→ WHAT THE TASK REQUIRES: Your answer should consist only of the lines from the line containing "Find the measure of ∠AHM in degrees." through the last line below, each repeated exactly.

[Dataset excerpts]
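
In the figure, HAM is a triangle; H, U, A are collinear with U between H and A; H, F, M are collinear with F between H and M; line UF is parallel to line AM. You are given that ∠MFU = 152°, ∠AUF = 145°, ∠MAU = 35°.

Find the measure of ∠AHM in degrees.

∠AHM = 117°

1. ∠HFU = 28°  [linear pair at F on HM]
2. ∠HAM = 35°  [U on ray AH]
3. ∠AMH = 28°  [UF∥AM, corresponding at F]
4. ∠AHM = 117°  [△HAM]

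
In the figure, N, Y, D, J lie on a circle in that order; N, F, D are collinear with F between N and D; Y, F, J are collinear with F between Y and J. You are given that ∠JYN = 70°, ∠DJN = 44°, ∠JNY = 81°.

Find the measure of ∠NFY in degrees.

∠NFY = 95°

1. ∠NJY = 29°  [△NYJ]
2. ∠DYN = 136°  [cyclic NYDJ, opposite ∠Y+∠J]
3. ∠NDY = 29°  [same arc NY]
4. ∠DNY = 15°  [△NYD]
5. ∠NFY = 95°  [△NFY]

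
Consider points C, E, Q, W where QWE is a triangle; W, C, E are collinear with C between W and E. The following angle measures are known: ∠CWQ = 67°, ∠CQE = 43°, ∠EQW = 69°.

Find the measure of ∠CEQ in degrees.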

→ RESPONSE TO THIS TASK:
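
Find the measure of ∠AHM in degrees.

∠AHM = 117°

1. ∠HFU = 28°  [linear pair at F on HM]
2. ∠HAM = 35°  [U on ray AH]
3. ∠AMH = 28°  [UF∥AM, corresponding at F]
4. ∠AHM = 117°  [△HAM]

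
In the figure, N, Y, D, J lie on a circle in that order; N, F, D are collinear with F between N and D; Y, F, J are collinear with F between Y and J. You are given that ∠JYN = 70°, ∠DJN = 44°, ∠JNY = 81°.

Find the measure of ∠NFY in degrees.

∠NFY = 95°

1. ∠NJY = 29°  [△NYJ]
2. ∠DYN = 136°  [cyclic NYDJ, opposite ∠Y+∠J]
3. ∠NDY = 29°  [same arc NY]
4. ∠DNY = 15°  [△NYD]
5. ∠NFY = 95°  [△NFY]

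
Consider points C, E, Q, W where QWE is a triangle; W, C, E are collinear with C between W and E. The following angle measures are known: ∠CWQ = 67°, ∠CQE = 43°, ∠EQW = 69°.

Find the measure of ∠CEQ in degrees.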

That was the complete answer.